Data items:

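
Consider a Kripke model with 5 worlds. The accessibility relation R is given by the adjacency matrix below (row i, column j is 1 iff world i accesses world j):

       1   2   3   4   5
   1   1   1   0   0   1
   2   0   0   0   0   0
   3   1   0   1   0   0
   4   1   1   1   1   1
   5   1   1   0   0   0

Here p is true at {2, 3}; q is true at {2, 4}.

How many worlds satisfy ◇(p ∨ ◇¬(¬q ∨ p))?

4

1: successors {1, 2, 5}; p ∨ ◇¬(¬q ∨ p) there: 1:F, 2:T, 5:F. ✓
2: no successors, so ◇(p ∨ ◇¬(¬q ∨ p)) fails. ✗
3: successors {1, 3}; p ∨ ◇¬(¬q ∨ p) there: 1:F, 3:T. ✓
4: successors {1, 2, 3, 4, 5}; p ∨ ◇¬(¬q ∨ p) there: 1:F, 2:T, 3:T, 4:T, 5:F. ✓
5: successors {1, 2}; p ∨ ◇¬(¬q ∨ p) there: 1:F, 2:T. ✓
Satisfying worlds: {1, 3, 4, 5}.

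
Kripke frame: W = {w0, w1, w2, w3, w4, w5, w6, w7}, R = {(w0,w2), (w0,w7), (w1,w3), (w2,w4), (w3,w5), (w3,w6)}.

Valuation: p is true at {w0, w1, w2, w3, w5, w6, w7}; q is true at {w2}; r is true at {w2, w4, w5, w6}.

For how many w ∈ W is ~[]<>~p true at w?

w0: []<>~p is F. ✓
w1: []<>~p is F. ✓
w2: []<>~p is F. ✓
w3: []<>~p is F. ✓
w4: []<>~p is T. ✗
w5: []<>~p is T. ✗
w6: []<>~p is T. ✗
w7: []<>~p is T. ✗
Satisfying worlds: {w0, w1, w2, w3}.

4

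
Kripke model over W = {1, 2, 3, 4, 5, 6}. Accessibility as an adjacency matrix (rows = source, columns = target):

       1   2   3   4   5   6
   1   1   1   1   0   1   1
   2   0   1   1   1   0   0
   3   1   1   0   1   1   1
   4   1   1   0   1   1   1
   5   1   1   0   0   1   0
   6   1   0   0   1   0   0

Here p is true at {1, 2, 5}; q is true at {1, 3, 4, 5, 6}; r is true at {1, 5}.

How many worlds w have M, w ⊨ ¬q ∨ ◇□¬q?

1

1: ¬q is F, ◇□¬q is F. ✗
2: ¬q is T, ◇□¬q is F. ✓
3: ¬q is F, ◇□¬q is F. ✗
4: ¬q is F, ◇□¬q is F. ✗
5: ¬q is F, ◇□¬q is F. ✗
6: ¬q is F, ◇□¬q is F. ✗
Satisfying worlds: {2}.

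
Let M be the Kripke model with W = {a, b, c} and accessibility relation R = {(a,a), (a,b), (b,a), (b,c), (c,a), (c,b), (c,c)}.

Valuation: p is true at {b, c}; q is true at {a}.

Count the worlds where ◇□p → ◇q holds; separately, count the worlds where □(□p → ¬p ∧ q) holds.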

--

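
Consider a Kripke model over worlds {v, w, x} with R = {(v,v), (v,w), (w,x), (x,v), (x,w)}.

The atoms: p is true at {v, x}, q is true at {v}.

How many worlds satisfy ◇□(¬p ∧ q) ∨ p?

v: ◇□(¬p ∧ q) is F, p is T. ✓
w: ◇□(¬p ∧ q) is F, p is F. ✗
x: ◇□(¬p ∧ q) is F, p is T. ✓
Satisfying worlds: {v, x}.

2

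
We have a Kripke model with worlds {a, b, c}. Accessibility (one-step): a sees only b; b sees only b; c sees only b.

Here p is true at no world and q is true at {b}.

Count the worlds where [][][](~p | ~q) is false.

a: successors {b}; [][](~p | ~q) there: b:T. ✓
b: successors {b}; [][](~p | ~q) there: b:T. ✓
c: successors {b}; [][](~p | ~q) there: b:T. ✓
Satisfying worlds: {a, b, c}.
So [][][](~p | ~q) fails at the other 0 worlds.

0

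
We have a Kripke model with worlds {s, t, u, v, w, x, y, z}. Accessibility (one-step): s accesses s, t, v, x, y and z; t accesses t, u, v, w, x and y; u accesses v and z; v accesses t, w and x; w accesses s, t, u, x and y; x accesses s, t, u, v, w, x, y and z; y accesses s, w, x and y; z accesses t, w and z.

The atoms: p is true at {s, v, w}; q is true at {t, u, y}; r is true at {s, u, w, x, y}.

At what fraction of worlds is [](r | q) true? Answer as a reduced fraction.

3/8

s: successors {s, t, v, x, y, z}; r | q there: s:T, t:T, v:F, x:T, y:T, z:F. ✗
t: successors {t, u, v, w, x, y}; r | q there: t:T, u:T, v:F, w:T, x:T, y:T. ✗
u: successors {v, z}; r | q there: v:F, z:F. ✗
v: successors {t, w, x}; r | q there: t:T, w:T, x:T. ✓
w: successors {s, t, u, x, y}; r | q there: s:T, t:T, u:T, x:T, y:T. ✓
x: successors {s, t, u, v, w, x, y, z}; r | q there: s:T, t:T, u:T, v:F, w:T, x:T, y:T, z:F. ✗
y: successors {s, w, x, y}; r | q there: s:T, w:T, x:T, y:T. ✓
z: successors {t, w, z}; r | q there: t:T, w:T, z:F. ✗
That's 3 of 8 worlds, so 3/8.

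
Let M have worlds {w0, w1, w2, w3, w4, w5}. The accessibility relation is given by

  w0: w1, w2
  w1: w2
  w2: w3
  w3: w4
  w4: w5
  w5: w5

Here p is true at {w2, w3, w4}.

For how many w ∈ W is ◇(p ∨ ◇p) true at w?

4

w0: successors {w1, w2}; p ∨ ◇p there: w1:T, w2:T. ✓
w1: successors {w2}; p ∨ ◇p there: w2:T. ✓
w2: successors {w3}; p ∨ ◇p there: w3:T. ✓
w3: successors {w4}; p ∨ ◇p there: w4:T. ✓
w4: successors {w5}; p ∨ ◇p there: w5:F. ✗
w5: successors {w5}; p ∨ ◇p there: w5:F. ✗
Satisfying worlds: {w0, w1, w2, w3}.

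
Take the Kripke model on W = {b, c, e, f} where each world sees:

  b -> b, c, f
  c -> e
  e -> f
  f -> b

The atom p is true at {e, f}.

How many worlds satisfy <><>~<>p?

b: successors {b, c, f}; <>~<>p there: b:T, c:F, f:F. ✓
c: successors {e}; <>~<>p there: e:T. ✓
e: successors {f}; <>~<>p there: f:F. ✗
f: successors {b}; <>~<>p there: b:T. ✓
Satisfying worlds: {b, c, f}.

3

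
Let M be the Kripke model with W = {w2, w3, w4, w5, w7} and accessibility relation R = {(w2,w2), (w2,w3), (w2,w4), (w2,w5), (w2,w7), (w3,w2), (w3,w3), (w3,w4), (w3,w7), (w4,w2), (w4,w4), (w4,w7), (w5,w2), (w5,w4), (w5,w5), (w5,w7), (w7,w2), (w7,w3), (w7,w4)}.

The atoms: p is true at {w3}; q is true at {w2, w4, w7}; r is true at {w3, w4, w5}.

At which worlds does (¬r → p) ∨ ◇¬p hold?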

--

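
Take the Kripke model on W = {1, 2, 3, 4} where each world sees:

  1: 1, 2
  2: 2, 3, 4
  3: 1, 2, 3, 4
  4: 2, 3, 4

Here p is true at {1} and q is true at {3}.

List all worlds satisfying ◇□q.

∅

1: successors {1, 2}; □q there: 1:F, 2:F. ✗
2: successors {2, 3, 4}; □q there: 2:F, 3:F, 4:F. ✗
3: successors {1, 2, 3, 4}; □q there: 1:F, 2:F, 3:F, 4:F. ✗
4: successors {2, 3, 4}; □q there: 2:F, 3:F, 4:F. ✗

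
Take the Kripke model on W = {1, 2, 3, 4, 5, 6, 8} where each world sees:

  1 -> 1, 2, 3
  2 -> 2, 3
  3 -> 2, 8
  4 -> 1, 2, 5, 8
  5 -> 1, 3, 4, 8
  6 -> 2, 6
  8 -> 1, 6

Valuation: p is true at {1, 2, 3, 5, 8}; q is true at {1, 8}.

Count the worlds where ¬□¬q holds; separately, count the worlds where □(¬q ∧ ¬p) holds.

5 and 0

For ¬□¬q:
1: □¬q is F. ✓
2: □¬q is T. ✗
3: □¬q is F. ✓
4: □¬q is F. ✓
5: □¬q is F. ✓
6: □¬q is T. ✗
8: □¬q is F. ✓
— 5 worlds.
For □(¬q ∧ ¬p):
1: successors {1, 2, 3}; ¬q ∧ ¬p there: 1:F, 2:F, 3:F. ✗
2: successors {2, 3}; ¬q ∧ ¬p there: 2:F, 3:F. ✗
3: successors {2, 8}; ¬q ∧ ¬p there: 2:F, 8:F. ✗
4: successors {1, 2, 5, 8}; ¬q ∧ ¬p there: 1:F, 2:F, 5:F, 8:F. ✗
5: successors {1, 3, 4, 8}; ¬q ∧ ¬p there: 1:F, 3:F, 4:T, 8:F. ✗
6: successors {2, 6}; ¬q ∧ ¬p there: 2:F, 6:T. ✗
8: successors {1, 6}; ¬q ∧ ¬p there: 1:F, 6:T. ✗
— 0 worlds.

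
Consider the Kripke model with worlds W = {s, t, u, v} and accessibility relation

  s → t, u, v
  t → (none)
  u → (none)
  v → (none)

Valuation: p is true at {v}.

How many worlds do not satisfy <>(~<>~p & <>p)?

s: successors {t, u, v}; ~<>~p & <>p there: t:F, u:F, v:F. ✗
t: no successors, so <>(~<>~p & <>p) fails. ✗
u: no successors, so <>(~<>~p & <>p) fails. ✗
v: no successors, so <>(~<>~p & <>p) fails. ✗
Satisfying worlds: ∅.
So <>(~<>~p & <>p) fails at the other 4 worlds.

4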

> What this task involves
Across the entries above, count the lines with the word "Consider" and report that count by itself.

> Response below
3